Task item: Within the listing below, filter for "smallest" and copy every matching line.

═════ Data in this exercise ═════

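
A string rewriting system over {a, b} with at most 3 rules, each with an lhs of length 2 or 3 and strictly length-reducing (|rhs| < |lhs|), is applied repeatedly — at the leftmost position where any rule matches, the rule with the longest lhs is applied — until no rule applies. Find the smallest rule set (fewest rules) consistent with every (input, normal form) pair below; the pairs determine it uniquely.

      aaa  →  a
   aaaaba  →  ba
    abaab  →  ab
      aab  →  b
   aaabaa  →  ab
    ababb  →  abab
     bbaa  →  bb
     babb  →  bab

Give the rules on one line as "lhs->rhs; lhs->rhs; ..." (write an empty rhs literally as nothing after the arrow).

  | aaa => a
  | aaaaba => aaba => ba
  | abaab => abb => ab
  | aab => b

aa->; abb->ab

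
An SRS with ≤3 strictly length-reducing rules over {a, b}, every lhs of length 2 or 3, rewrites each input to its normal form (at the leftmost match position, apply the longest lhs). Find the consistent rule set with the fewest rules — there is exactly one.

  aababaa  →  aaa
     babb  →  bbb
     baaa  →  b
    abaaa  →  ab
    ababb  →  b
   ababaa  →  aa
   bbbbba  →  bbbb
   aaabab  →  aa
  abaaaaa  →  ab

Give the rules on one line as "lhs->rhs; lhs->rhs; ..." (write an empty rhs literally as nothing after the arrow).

  | aababaa => aabbaa => aaa
  | babb => bbb
  | baaa => baa => ba => b
  | abaaa => abaa => aba => ab

abb->; ba->b; bba->b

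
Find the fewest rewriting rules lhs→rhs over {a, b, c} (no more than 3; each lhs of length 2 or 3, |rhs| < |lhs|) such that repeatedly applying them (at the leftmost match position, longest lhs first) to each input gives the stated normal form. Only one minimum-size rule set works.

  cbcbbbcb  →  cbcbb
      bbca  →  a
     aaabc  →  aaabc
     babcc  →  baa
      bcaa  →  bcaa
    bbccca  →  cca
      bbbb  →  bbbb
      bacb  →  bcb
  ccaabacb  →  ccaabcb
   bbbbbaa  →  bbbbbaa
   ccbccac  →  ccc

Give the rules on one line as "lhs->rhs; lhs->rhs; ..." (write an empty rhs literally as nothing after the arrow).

  | cbcbbbcb => cbcbb
  | bbca => a
  | aaabc
  | babcc => baa

ac->c; bbc->; bcc->a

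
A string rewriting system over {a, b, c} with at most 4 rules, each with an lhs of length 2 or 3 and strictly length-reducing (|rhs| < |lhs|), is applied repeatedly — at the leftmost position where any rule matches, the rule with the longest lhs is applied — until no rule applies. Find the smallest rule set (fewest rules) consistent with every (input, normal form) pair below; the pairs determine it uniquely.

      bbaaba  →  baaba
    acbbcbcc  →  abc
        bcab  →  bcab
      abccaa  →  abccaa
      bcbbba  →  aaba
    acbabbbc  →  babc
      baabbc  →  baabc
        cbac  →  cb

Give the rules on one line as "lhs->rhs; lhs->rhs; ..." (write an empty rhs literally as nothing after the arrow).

  | bbaaba => baaba
  | acbbcbcc => bbbcbcc => bbcbcc => bcbcc => aacc => abc
  | bcab
  | abccaa

ac->b; bb->b; bcb->aa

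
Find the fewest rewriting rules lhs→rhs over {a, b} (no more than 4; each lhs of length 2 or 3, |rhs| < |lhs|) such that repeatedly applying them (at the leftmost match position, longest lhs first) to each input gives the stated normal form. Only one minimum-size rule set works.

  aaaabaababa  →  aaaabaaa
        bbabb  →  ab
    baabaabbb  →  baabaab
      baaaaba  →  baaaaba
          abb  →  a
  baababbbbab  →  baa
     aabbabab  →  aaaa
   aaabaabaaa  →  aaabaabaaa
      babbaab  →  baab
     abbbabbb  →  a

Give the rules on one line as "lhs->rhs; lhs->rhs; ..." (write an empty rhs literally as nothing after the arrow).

bab->; bb->; bba->ab

  | aaaabaababa => aaaabaaa
  | bbabb => abbb => ab
  | baabaabbb => baabaab
  | baaaaba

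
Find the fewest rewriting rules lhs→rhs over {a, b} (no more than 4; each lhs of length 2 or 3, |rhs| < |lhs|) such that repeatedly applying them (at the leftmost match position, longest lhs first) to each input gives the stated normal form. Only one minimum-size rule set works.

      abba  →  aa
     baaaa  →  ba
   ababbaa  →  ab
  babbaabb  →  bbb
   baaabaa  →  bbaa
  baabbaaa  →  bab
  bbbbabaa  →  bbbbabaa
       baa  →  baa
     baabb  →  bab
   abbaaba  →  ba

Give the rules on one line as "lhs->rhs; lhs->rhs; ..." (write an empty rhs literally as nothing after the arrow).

aaa->; aab->a; abb->a

  | abba => aa
  | baaaa => ba
  | ababbaa => abaaa => ab
  | babbaabb => baaabb => bbb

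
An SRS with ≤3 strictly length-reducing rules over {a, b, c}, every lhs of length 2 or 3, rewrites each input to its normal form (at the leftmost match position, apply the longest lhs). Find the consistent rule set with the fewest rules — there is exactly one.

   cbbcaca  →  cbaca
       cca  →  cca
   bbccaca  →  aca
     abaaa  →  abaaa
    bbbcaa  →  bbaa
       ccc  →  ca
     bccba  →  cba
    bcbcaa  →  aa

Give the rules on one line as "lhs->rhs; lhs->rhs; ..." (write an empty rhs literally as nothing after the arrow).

  | cbbcaca => cbaca
  | cca
  | bbccaca => bcaca => aca
  | abaaa

bc->; ccc->ca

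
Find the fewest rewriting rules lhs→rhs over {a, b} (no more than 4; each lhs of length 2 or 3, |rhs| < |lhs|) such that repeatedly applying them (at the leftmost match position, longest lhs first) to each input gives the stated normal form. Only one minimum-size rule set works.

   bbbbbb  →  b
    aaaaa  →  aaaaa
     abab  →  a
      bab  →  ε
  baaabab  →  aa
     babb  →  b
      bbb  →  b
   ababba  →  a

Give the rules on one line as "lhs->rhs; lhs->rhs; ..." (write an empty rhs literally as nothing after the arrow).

ba->; bab->; bb->b

  | bbbbbb => bbbbb => bbbb => bbb => bb => b
  | aaaaa
  | abab => a
  | bab => ε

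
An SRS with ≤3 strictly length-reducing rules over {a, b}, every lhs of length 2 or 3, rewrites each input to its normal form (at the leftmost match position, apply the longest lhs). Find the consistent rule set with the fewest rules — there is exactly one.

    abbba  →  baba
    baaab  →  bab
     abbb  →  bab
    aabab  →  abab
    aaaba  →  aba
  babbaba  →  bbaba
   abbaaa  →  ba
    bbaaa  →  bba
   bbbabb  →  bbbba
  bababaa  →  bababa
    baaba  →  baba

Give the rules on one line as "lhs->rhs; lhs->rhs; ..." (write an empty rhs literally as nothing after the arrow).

  | abbba => baba
  | baaab => baab => bab
  | abbb => bab
  | aabab => abab

aa->a; abb->ba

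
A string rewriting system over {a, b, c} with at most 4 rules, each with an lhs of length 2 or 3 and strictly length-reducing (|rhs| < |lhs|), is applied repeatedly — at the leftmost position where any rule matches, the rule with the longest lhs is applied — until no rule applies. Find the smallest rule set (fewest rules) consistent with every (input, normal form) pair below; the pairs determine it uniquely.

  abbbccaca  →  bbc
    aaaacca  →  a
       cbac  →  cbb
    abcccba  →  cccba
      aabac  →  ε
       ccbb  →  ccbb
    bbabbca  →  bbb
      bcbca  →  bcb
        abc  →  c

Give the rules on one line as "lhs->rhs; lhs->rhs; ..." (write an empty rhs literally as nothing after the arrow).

ab->; ac->b; ca->

  | abbbccaca => bbccaca => bbcca => bbc
  | aaaacca => aaabca => aaca => aba => a
  | cbac => cbb
  | abcccba => cccba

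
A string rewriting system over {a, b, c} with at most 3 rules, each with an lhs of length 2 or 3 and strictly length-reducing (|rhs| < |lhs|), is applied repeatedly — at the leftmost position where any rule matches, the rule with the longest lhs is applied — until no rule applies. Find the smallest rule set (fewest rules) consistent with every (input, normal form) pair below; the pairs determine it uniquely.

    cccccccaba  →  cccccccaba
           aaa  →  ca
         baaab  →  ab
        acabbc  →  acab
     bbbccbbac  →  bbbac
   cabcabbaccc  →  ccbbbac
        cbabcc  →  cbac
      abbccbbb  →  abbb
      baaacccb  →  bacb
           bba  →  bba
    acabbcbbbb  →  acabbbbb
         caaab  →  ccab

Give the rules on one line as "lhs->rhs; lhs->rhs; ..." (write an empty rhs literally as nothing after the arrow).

  | cccccccaba
  | aaa => ca
  | baaab => bcab => ab
  | acabbc => acab

aa->c; acc->ba; bc->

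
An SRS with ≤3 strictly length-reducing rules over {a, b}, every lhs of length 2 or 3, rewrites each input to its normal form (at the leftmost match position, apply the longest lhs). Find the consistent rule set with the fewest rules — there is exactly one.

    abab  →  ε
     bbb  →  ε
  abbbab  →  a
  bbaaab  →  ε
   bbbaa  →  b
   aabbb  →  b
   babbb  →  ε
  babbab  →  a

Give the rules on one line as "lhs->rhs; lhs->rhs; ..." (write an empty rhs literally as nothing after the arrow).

  | abab => ab => ε
  | bbb => ab => ε
  | abbbab => bbab => aab => bb => a
  | bbaaab => aaaab => baab => bbb => ab => ε

aa->b; ab->; bb->a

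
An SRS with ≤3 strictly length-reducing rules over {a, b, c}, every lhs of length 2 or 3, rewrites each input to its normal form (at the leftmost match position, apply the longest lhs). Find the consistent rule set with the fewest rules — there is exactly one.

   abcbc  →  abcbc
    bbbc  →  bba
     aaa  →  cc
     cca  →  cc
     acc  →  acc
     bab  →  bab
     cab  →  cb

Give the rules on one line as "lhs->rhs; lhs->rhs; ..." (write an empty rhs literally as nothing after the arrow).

  | abcbc
  | bbbc => bba
  | aaa => cc
  | cca => cc

aaa->cc; bbc->ba; ca->c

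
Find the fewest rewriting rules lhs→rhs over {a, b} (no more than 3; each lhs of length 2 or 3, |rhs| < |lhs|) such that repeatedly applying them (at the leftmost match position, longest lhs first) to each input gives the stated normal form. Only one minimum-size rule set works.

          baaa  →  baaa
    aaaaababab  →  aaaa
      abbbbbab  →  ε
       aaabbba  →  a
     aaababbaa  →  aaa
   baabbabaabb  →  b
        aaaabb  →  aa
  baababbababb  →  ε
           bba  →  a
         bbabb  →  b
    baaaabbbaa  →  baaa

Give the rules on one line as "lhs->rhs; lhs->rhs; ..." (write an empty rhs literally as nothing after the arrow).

  | baaa
  | aaaaababab => aaaaabab => aaaaab => aaaa
  | abbbbbab => bbbbab => bbab => ab => ε
  | aaabbba => aabba => aba => a

ab->; bb->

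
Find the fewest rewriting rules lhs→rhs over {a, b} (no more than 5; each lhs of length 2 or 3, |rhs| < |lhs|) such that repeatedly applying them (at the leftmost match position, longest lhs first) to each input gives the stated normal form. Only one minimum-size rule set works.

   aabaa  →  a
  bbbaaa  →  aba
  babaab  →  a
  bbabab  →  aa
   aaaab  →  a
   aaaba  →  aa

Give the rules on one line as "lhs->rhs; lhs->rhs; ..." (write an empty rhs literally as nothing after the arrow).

aaa->ba; baa->ab; bab->a; bb->

  | aabaa => aaab => bab => a
  | bbbaaa => baaa => aba
  | babaab => aaab => bab => a
  | bbabab => abab => aa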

═════

Response area:
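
A string rewriting system over {a, b} with at most 3 rules, each with an lhs of length 2 or 3 and strictly length-reducing (|rhs| < |lhs|), is applied repeatedly — at the leftmost position where any rule matches, the rule with the longest lhs is applied — until no rule applies. Find the smallest rule set (fewest rules) consistent with every (input, normal form) pair below; the pairs determine it uniquely.
A string rewriting system over {a, b, c} with at most 4 rules, each with an lhs of length 2 or 3 and strictly length-reducing (|rhs| < |lhs|), is applied repeatedly — at the leftmost position where any rule matches, the rule with the longest lhs is applied — until no rule applies. Find the smallest rule set (fewest rules) consistent with every (input, normal form) pair below; the pairs determine it uniquely.
A string rewriting system over {a, b, c} with at most 4 rules, each with an lhs of length 2 or 3 and strictly length-reducing (|rhs| < |lhs|), is applied repeatedly — at the leftmost position where any rule matches, the rule with the longest lhs is applied — until no rule applies. Find the smallest rule set (fewest rules) consistent with every (input, normal form) pair below; the pairs determine it uniquely.
A string rewriting system over {a, b, c} with at most 3 rules, each with an lhs of length 2 or 3 and strictly length-reducing (|rhs| < |lhs|), is applied repeatedly — at the leftmost position where any rule matches, the rule with the longest lhs is applied — until no rule applies. Find the smallest rule set (fewest rules) consistent with every (input, normal form) pair below; the pairs determine it uniquely.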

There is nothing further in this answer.